HOW TO COMPLETE THIS TASK :: Set down the material in full. Keep every line exactly as it is.

DATA SUPPLIED ::
<<<<
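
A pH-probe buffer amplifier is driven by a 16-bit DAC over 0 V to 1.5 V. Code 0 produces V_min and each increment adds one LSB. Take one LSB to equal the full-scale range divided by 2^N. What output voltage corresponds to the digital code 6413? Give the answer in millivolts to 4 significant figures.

146.8 mV

Full-scale range = 1.5 V. LSB = 1.5 V / 2^16.
V_out = 0 + 6413 × (1.5/65536) V
      = 0 V + 0.146782 V = 0.146782 V.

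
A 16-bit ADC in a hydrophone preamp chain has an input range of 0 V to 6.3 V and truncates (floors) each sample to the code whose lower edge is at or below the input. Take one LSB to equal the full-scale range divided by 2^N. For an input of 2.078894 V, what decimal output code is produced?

21625

Span = 6.3 V. LSB = 6.3 V / 2^16 ≈ 96.13 µV.
V_in − V_min = 2.078894 − (0) = 2.078894 V.
Divide by LSB: 2.078894 × 65536/6.3 = 21625.7773.
Truncating gives code 21625.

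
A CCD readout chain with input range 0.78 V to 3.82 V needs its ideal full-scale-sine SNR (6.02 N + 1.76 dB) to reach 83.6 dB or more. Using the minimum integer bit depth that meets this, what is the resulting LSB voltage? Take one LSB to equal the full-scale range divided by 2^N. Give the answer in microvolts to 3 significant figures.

Full-scale range = 3.82 V − (0.78 V) = 3.04 V.
6.02 N + 1.76 ≥ 83.6 gives N ≥ 13.595, so the minimum integer is 14.
Step size = 3.04/16384 V = 186 µV.

186 µV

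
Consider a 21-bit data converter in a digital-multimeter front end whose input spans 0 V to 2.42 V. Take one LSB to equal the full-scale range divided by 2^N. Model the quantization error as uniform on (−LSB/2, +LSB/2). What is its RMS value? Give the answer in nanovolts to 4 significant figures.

333.1 nV

V_FS = 2.42 V.
One LSB is 2.42 V / 2097152 = 1.15395 µV.
For a uniform distribution on [−LSB/2, +LSB/2], V_rms = LSB/√12 = 1.15395 µV/3.4641 = 333.1 nV.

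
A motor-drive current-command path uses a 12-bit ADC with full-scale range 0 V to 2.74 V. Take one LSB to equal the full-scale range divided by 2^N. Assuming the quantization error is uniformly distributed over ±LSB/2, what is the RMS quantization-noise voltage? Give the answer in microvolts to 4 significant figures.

Full-scale range = 2.74 V.
One LSB is 2.74 V / 4096 = 0.668945 mV.
For a uniform distribution on [−LSB/2, +LSB/2], V_rms = LSB/√12 = 0.668945 mV/3.4641 = 193.1 µV.

193.1 µV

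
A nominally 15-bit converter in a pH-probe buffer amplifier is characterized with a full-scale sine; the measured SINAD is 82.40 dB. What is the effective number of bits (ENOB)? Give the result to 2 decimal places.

13.40 bits

Inverting SNR = 6.02 N + 1.76: N_eff = (82.40 − 1.76)/6.02 = 13.3953.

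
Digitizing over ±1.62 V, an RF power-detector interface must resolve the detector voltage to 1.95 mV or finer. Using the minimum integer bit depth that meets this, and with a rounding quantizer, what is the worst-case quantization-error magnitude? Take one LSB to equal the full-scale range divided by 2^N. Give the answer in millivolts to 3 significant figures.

0.791 mV

Range = 1.62 − (-1.62) = 3.24 V.
3.24 V / 1.95 mV = 1662. Since 2^10 = 1024 and 2^11 = 2048, N = 11.
LSB = 3.24 V ÷ 2^11 = 3.24/2048 V = 1.5820 mV.
Max error for round-to-nearest is LSB/2 = 0.791 mV.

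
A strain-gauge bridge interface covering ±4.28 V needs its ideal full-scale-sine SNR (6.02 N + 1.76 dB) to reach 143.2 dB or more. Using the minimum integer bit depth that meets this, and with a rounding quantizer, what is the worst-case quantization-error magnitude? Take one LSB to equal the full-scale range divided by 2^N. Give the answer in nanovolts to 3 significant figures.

Full-scale range = 4.28 V − (-4.28 V) = 8.56 V.
Solving 6.02 N ≥ 143.2 − 1.76: N ≥ 23.495. Round up → N = 24.
LSB = 8.56 V / 2^24 = 0.51022 µV.
Half an LSB is 255 nV.

255 nV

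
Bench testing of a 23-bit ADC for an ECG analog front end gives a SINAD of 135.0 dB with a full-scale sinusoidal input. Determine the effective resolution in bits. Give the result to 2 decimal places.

(135.0 − 1.76) / 6.02 = 133.24/6.02 = 22.1329 effective bits.

22.13 bits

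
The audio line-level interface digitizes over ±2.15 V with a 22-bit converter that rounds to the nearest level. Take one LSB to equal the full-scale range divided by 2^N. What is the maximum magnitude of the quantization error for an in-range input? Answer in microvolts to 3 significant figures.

0.513 µV

The full-scale span is 2.15 − (-2.15) = 4.3 V.
LSB = 4.3 V ÷ 2^22 = 4.3/4194304 V = 1.0252 µV.
A rounding quantizer has |error| ≤ LSB/2 = 0.513 µV.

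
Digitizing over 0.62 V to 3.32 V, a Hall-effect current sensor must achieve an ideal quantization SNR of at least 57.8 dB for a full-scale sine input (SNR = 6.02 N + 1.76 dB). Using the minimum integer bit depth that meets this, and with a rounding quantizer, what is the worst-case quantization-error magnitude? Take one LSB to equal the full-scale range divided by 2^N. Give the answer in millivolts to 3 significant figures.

1.32 mV

Span: 3.32 V − (0.62 V) = 2.7 V.
6.02 N + 1.76 ≥ 57.8 gives N ≥ 9.309, so the minimum integer is 10.
One LSB is 2.7 V / 1024 = 2.6367 mV.
|e|_max = LSB/2 = 1.32 mV.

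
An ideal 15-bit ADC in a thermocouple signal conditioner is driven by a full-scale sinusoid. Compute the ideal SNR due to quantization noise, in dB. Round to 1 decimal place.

92.1 dB

6.02(15) + 1.76 = 90.30 + 1.76 = 92.06 dB.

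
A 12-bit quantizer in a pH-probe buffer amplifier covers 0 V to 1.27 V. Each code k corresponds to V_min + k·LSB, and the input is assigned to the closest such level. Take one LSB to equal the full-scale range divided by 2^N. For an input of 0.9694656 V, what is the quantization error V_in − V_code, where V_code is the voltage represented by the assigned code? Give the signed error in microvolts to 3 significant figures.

−87.6 µV

V_FS = 1.27 V. LSB = 1.27 V / 2^12 ≈ 310.1 µV.
Position in LSBs: (0.9694656 − (0)) × 4096/1.27 = 3126.7174; rounding gives k = 3127.
V_code = 0 + (3127/4096) × 1.27 = 0.9695532227 V.
Error = V_in − V_code = 0.9694656 − (0.9695532227) = −87.6 µV.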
>>>>
PROBLEM SOLUTION ::
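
A pH-probe buffer amplifier is driven by a 16-bit DAC over 0 V to 1.5 V. Code 0 produces V_min and each increment adds one LSB. Take one LSB to equal the full-scale range divided by 2^N. What output voltage corresponds to the digital code 6413? Give the answer in millivolts to 4 significant figures.

146.8 mV

Full-scale range = 1.5 V. LSB = 1.5 V / 2^16.
V_out = 0 + 6413 × (1.5/65536) V
      = 0 V + 0.146782 V = 0.146782 V.

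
A 16-bit ADC in a hydrophone preamp chain has an input range of 0 V to 6.3 V and truncates (floors) each sample to the code whose lower edge is at or below the input. Take one LSB to equal the full-scale range divided by 2^N. For an input of 2.078894 V, what decimal output code is produced?

21625

Span = 6.3 V. LSB = 6.3 V / 2^16 ≈ 96.13 µV.
V_in − V_min = 2.078894 − (0) = 2.078894 V.
Divide by LSB: 2.078894 × 65536/6.3 = 21625.7773.
Truncating gives code 21625.

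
A CCD readout chain with input range 0.78 V to 3.82 V needs its ideal full-scale-sine SNR (6.02 N + 1.76 dB) to reach 83.6 dB or more. Using the minimum integer bit depth that meets this, what is the resulting LSB voltage? Take one LSB to equal the full-scale range divided by 2^N. Give the answer in microvolts to 3 significant figures.

Full-scale range = 3.82 V − (0.78 V) = 3.04 V.
6.02 N + 1.76 ≥ 83.6 gives N ≥ 13.595, so the minimum integer is 14.
Step size = 3.04/16384 V = 186 µV.

186 µV

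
Consider a 21-bit data converter in a digital-multimeter front end whose input spans 0 V to 2.42 V. Take one LSB to equal the full-scale range divided by 2^N. Model the quantization error as uniform on (−LSB/2, +LSB/2). What is its RMS value? Give the answer in nanovolts to 4 significant figures.

333.1 nV

V_FS = 2.42 V.
One LSB is 2.42 V / 2097152 = 1.15395 µV.
For a uniform distribution on [−LSB/2, +LSB/2], V_rms = LSB/√12 = 1.15395 µV/3.4641 = 333.1 nV.

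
A motor-drive current-command path uses a 12-bit ADC with full-scale range 0 V to 2.74 V. Take one LSB to equal the full-scale range divided by 2^N. Assuming the quantization error is uniformly distributed over ±LSB/2, what is the RMS quantization-noise voltage? Give the answer in microvolts to 4 significant figures.

Full-scale range = 2.74 V.
One LSB is 2.74 V / 4096 = 0.668945 mV.
For a uniform distribution on [−LSB/2, +LSB/2], V_rms = LSB/√12 = 0.668945 mV/3.4641 = 193.1 µV.

193.1 µV

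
A nominally 15-bit converter in a pH-probe buffer amplifier is characterized with a full-scale sine; the measured SINAD is 82.40 dB. What is the effective number of bits (ENOB)? Give the result to 2 decimal places.

13.40 bits

Inverting SNR = 6.02 N + 1.76: N_eff = (82.40 − 1.76)/6.02 = 13.3953.

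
Digitizing over ±1.62 V, an RF power-detector interface must resolve the detector voltage to 1.95 mV or finer. Using the minimum integer bit depth that meets this, and with a rounding quantizer, what is the worst-case quantization-error magnitude? Take one LSB to equal the full-scale range divided by 2^N. Give the answer in millivolts to 3 significant figures.

0.791 mV

Range = 1.62 − (-1.62) = 3.24 V.
3.24 V / 1.95 mV = 1662. Since 2^10 = 1024 and 2^11 = 2048, N = 11.
LSB = 3.24 V ÷ 2^11 = 3.24/2048 V = 1.5820 mV.
Max error for round-to-nearest is LSB/2 = 0.791 mV.

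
A strain-gauge bridge interface covering ±4.28 V needs its ideal full-scale-sine SNR (6.02 N + 1.76 dB) to reach 143.2 dB or more. Using the minimum integer bit depth that meets this, and with a rounding quantizer, what is the worst-case quantization-error magnitude? Take one LSB to equal the full-scale range divided by 2^N. Give the answer in nanovolts to 3 significant figures.

Full-scale range = 4.28 V − (-4.28 V) = 8.56 V.
Solving 6.02 N ≥ 143.2 − 1.76: N ≥ 23.495. Round up → N = 24.
LSB = 8.56 V / 2^24 = 0.51022 µV.
Half an LSB is 255 nV.

255 nV

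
Bench testing of a 23-bit ADC for an ECG analog front end gives a SINAD of 135.0 dB with a full-scale sinusoidal input. Determine the effective resolution in bits. Give the result to 2 decimal places.

(135.0 − 1.76) / 6.02 = 133.24/6.02 = 22.1329 effective bits.

22.13 bits

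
The audio line-level interface digitizes over ±2.15 V with a 22-bit converter that rounds to the nearest level. Take one LSB to equal the full-scale range divided by 2^N. What is the maximum magnitude of the quantization error for an in-range input? Answer in microvolts to 3 significant figures.

0.513 µV

The full-scale span is 2.15 − (-2.15) = 4.3 V.
LSB = 4.3 V ÷ 2^22 = 4.3/4194304 V = 1.0252 µV.
A rounding quantizer has |error| ≤ LSB/2 = 0.513 µV.

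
Digitizing over 0.62 V to 3.32 V, a Hall-effect current sensor must achieve an ideal quantization SNR of at least 57.8 dB for a full-scale sine input (SNR = 6.02 N + 1.76 dB). Using the minimum integer bit depth that meets this, and with a rounding quantizer, what is the worst-case quantization-error magnitude? Take one LSB to equal the full-scale range divided by 2^N. Give the answer in millivolts to 3 significant figures.

1.32 mV

Span: 3.32 V − (0.62 V) = 2.7 V.
6.02 N + 1.76 ≥ 57.8 gives N ≥ 9.309, so the minimum integer is 10.
One LSB is 2.7 V / 1024 = 2.6367 mV.
|e|_max = LSB/2 = 1.32 mV.

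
An ideal 15-bit ADC in a thermocouple signal conditioner is driven by a full-scale sinusoid. Compute the ideal SNR due to quantization noise, in dB. Round to 1 decimal place.

92.1 dB

6.02(15) + 1.76 = 90.30 + 1.76 = 92.06 dB.

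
A 12-bit quantizer in a pH-probe buffer amplifier covers 0 V to 1.27 V. Each code k corresponds to V_min + k·LSB, and the input is assigned to the closest such level. Take one LSB to equal the full-scale range divided by 2^N. For an input of 0.9694656 V, what is the quantization error V_in − V_code, where V_code is the voltage represented by the assigned code? Give the signed error in microvolts to 3 significant figures.

−87.6 µV

V_FS = 1.27 V. LSB = 1.27 V / 2^12 ≈ 310.1 µV.
Position in LSBs: (0.9694656 − (0)) × 4096/1.27 = 3126.7174; rounding gives k = 3127.
V_code = 0 + (3127/4096) × 1.27 = 0.9695532227 V.
Error = V_in − V_code = 0.9694656 − (0.9695532227) = −87.6 µV.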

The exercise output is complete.